WHAT THIS TASK INVOLVES: The answer should be an exact repeat of the stretch of material below from the line containing "P4: [-17,-17,5]..[-13,-16,9]" through the line containing "Ray: origin (8, 7, 28), direction".

INFORMATION SUPPLIED:

------------------------

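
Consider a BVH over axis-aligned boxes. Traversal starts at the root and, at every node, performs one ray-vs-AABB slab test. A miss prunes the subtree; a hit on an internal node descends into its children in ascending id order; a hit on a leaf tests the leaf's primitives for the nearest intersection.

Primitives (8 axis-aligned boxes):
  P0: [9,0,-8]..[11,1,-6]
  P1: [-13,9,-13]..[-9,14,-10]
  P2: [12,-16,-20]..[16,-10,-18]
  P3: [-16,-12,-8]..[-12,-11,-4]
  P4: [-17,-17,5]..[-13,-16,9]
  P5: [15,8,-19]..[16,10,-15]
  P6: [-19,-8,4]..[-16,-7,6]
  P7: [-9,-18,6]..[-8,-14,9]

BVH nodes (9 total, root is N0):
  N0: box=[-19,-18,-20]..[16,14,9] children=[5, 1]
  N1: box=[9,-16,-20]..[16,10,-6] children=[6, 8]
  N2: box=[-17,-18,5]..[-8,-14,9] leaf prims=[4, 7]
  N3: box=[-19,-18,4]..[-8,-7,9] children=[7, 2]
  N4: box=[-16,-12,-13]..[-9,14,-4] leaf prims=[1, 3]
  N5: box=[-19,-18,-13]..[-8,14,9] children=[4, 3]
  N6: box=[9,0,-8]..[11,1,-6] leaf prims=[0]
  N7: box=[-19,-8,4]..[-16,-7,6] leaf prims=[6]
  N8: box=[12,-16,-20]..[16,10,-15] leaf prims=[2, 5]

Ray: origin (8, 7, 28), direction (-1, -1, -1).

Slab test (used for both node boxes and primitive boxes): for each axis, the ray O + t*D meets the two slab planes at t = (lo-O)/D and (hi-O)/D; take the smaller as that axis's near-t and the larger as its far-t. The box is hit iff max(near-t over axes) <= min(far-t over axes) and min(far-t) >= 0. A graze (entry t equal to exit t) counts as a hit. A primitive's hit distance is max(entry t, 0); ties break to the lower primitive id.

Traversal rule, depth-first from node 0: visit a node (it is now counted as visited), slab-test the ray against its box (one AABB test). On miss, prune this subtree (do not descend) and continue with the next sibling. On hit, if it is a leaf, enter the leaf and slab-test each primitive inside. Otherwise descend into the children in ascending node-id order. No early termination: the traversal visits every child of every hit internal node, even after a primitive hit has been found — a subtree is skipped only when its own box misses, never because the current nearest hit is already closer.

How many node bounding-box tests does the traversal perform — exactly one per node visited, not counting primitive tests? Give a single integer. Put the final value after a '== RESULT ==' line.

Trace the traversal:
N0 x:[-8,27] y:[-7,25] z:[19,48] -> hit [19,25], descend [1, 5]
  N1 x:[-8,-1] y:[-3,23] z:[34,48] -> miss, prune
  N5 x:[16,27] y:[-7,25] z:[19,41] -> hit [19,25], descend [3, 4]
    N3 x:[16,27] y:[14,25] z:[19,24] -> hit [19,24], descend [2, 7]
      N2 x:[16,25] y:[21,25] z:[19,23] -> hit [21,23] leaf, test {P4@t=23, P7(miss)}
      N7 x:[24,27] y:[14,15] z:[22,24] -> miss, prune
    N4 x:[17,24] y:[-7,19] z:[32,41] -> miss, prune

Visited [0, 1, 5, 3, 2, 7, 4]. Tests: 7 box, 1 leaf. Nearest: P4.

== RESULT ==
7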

------------------------

RESULT OF THIS EXERCISE:
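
  P4: [-17,-17,5]..[-13,-16,9]
  P5: [15,8,-19]..[16,10,-15]
  P6: [-19,-8,4]..[-16,-7,6]
  P7: [-9,-18,6]..[-8,-14,9]

BVH nodes (9 total, root is N0):
  N0: box=[-19,-18,-20]..[16,14,9] children=[5, 1]
  N1: box=[9,-16,-20]..[16,10,-6] children=[6, 8]
  N2: box=[-17,-18,5]..[-8,-14,9] leaf prims=[4, 7]
  N3: box=[-19,-18,4]..[-8,-7,9] children=[7, 2]
  N4: box=[-16,-12,-13]..[-9,14,-4] leaf prims=[1, 3]
  N5: box=[-19,-18,-13]..[-8,14,9] children=[4, 3]
  N6: box=[9,0,-8]..[11,1,-6] leaf prims=[0]
  N7: box=[-19,-8,4]..[-16,-7,6] leaf prims=[6]
  N8: box=[12,-16,-20]..[16,10,-15] leaf prims=[2, 5]

Ray: origin (8, 7, 28), direction (-1, -1, -1).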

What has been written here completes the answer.